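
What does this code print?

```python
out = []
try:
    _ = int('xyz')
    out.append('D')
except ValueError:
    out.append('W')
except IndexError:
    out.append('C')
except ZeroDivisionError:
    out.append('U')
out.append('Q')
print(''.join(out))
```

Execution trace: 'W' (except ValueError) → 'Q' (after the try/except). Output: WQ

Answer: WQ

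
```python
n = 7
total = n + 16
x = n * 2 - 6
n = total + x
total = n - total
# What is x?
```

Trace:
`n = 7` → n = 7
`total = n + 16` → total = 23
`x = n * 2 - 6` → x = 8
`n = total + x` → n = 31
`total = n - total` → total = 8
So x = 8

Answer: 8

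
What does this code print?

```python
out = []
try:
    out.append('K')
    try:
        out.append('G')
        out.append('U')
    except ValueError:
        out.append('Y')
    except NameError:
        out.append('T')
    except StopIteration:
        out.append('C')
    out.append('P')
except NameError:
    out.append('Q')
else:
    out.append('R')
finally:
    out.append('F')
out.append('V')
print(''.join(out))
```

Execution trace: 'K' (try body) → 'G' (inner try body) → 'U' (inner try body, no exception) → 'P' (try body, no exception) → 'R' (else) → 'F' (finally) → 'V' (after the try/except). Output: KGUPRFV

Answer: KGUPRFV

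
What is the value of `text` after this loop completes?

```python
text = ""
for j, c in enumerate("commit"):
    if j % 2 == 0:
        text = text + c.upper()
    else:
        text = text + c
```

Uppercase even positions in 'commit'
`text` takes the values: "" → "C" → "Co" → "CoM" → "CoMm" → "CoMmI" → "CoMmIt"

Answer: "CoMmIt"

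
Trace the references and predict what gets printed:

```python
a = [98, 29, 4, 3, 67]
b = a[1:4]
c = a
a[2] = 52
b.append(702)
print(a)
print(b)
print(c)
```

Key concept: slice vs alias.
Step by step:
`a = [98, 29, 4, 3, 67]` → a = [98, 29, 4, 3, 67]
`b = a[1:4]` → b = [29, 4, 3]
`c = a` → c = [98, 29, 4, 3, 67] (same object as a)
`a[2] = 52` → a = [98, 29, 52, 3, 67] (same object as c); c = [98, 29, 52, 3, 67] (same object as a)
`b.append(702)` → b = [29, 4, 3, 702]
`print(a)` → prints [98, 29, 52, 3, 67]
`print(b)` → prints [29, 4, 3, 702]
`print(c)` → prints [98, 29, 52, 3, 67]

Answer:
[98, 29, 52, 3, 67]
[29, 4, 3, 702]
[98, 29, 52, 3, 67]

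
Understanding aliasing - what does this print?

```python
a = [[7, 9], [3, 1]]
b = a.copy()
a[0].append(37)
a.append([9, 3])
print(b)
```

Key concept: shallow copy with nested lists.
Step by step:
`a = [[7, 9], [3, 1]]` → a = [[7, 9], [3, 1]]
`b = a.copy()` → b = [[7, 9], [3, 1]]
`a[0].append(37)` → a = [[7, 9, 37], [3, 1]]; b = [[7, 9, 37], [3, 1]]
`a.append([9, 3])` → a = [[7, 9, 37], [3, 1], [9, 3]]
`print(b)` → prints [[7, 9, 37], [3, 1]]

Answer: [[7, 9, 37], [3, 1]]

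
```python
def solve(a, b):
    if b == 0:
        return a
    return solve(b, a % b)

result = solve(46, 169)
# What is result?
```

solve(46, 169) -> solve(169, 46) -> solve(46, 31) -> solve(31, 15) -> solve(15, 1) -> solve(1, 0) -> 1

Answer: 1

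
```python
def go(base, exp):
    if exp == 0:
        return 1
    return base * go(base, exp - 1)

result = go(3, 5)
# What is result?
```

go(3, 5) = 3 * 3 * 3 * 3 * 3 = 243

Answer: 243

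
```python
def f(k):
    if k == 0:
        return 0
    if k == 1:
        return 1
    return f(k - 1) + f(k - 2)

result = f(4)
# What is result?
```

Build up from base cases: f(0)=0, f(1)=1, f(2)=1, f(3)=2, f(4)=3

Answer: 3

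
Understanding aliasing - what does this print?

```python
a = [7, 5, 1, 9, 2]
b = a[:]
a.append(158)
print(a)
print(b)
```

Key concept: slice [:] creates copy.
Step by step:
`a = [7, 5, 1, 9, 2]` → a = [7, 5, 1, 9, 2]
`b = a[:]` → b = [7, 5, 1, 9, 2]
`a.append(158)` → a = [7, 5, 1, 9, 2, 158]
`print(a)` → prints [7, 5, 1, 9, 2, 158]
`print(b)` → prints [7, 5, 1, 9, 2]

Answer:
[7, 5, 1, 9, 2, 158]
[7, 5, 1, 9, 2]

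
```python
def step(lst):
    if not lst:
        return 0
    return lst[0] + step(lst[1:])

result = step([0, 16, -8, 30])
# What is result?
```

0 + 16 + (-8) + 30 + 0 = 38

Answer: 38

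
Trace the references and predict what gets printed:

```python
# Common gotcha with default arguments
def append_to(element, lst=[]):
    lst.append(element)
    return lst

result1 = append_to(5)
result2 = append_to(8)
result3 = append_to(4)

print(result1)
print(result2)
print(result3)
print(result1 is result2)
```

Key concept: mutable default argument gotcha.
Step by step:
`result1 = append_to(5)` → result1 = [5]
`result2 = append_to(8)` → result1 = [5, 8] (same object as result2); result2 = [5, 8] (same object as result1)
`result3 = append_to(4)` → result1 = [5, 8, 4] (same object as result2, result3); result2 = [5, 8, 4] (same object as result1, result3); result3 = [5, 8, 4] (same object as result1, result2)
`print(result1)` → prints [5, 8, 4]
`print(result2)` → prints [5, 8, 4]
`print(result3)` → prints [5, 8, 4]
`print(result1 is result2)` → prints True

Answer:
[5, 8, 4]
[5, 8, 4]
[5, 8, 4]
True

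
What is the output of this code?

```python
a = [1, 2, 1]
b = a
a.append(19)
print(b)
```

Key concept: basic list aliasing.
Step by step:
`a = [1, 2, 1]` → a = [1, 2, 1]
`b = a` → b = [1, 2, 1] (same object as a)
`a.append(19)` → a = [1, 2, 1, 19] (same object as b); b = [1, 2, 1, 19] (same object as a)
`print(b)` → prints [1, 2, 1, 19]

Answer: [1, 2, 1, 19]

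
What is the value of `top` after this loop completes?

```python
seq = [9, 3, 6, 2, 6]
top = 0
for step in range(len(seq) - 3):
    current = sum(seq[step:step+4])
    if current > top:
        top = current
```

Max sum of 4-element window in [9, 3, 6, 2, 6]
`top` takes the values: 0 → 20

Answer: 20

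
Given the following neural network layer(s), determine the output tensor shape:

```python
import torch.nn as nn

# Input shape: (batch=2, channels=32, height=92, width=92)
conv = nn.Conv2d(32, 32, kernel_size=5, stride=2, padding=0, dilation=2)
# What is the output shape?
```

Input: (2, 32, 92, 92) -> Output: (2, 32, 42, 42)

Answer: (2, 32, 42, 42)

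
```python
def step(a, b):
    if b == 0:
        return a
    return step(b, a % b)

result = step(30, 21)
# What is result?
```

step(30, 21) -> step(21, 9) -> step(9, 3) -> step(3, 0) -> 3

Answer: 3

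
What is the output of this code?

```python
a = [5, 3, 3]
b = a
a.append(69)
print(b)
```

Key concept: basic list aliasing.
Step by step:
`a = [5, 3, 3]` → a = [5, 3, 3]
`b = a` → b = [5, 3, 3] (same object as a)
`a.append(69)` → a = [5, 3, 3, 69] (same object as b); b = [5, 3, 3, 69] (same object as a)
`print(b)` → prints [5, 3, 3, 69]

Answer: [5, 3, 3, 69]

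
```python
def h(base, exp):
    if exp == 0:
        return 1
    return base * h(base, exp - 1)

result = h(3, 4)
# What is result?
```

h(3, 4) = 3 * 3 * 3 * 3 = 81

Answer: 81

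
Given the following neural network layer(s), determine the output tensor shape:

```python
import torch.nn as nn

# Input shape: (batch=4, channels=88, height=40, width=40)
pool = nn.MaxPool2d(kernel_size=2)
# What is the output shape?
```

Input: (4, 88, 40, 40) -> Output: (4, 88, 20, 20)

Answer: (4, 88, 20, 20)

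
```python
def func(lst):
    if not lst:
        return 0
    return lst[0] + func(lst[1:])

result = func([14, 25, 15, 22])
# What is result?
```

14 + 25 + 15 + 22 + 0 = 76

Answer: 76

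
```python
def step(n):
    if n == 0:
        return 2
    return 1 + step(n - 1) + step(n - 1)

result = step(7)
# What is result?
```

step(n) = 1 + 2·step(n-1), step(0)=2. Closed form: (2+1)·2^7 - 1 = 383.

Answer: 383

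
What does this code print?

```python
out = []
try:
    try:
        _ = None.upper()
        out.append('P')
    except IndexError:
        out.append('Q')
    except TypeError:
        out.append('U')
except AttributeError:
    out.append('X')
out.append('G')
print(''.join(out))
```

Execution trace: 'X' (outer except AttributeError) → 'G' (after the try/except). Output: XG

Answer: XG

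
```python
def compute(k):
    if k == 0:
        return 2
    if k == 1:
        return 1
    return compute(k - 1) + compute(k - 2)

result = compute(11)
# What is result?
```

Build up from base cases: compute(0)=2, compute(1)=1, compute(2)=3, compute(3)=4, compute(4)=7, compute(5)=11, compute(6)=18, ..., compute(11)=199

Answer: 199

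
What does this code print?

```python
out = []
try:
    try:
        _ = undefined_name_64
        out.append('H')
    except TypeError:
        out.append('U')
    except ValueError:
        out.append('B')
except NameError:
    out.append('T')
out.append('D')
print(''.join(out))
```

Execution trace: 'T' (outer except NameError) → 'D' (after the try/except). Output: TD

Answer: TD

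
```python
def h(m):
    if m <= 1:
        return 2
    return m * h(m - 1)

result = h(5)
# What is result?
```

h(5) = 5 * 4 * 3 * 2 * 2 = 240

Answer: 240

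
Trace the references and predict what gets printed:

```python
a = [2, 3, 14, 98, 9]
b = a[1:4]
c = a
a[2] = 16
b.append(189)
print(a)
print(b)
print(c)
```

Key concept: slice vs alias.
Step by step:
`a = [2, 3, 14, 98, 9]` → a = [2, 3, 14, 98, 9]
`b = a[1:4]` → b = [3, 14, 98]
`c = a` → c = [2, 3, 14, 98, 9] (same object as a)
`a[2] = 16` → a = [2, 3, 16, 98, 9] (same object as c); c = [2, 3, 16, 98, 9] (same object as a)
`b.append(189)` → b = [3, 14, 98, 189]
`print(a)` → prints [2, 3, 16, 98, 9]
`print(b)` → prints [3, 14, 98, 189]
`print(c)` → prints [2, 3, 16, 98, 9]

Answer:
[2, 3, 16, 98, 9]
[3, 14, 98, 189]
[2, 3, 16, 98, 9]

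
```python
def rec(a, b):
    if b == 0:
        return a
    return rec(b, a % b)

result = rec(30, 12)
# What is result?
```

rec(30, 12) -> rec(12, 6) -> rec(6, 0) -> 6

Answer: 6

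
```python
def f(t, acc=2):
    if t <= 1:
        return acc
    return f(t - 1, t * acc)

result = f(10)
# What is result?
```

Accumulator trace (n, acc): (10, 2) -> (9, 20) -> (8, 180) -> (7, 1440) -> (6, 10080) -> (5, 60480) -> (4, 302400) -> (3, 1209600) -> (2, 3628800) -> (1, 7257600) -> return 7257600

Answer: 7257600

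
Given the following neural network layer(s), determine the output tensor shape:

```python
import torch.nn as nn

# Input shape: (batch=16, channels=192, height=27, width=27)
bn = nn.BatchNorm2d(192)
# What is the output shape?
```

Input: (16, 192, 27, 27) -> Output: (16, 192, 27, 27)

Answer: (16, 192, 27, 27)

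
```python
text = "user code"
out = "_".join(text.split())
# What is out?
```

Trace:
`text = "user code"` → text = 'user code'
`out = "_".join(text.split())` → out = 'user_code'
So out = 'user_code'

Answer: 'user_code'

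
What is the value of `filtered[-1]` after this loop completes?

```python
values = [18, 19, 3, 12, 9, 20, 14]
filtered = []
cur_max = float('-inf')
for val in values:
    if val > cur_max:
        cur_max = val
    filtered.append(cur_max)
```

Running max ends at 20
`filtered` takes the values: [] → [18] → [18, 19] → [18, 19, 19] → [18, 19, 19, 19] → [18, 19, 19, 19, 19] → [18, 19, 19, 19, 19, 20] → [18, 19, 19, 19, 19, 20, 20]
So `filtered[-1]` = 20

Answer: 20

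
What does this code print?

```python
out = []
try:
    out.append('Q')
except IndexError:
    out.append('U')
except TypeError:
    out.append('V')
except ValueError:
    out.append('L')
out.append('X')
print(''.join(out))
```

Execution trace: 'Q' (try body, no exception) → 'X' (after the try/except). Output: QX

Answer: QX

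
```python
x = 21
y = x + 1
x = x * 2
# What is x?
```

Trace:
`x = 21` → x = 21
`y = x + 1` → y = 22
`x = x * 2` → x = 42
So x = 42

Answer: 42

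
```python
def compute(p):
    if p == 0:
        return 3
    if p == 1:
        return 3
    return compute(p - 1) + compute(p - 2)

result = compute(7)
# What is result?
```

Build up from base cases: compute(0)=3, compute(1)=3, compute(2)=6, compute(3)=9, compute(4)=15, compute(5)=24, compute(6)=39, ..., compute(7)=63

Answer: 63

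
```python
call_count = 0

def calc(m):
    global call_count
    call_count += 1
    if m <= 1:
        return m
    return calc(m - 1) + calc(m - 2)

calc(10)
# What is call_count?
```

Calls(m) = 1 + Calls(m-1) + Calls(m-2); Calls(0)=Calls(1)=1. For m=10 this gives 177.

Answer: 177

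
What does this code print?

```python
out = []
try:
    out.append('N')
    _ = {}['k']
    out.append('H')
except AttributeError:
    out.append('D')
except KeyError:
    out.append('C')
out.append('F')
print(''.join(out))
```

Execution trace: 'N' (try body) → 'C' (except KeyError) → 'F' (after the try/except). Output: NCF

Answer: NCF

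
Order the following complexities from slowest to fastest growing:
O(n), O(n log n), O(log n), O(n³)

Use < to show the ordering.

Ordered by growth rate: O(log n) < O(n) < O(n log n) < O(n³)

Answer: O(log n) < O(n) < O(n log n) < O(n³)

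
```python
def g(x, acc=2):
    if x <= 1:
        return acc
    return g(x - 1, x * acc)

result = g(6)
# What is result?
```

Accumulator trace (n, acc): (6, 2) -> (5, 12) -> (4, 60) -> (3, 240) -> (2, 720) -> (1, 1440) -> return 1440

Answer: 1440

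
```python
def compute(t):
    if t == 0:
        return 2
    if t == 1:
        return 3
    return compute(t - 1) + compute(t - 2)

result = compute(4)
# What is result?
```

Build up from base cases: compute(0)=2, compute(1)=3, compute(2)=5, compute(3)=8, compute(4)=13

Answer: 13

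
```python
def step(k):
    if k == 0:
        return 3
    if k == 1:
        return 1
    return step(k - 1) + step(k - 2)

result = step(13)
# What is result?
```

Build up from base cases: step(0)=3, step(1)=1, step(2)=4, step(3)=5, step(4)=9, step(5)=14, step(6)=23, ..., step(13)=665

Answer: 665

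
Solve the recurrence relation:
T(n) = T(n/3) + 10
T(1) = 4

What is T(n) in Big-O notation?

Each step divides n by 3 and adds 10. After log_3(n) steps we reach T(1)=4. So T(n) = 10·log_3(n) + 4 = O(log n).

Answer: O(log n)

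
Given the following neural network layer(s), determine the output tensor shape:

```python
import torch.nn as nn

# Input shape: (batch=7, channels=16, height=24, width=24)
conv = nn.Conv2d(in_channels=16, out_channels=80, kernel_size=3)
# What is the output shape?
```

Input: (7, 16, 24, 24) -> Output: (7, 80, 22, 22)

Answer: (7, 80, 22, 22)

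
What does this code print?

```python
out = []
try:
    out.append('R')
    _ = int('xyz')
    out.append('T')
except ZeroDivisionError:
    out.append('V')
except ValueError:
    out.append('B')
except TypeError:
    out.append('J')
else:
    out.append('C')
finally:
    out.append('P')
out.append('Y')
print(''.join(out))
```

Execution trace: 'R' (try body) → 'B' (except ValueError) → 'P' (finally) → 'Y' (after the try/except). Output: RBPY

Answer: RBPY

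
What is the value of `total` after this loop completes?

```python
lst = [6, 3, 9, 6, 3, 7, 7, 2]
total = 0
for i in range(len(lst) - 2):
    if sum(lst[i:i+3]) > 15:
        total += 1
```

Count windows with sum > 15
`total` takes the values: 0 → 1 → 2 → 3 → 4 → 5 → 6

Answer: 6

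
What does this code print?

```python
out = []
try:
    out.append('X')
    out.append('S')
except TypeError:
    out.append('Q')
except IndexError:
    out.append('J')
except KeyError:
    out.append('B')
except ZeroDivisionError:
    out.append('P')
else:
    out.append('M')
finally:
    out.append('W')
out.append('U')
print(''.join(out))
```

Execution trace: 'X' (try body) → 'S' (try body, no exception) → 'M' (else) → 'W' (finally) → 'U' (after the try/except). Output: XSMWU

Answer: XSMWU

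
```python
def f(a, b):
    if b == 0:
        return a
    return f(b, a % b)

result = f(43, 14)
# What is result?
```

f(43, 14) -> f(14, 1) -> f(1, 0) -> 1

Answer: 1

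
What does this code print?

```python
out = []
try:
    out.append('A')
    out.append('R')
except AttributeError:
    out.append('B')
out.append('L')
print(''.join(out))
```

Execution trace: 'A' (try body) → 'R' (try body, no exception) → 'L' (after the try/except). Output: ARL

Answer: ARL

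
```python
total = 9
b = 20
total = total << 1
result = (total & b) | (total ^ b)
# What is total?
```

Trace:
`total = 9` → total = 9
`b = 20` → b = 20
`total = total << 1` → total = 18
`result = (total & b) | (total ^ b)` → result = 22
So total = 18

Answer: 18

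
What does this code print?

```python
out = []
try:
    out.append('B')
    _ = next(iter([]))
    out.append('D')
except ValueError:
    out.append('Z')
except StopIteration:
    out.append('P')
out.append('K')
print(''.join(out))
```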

> **Work task**
For every line in the listing above that mentions the word "loop", make a copy.

> **Answer to the problem**
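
What is the value of `text` after this loop completes?
What is the value of `top` after this loop completes?
What is the value of `filtered[-1]` after this loop completes?
What is the value of `total` after this loop completes?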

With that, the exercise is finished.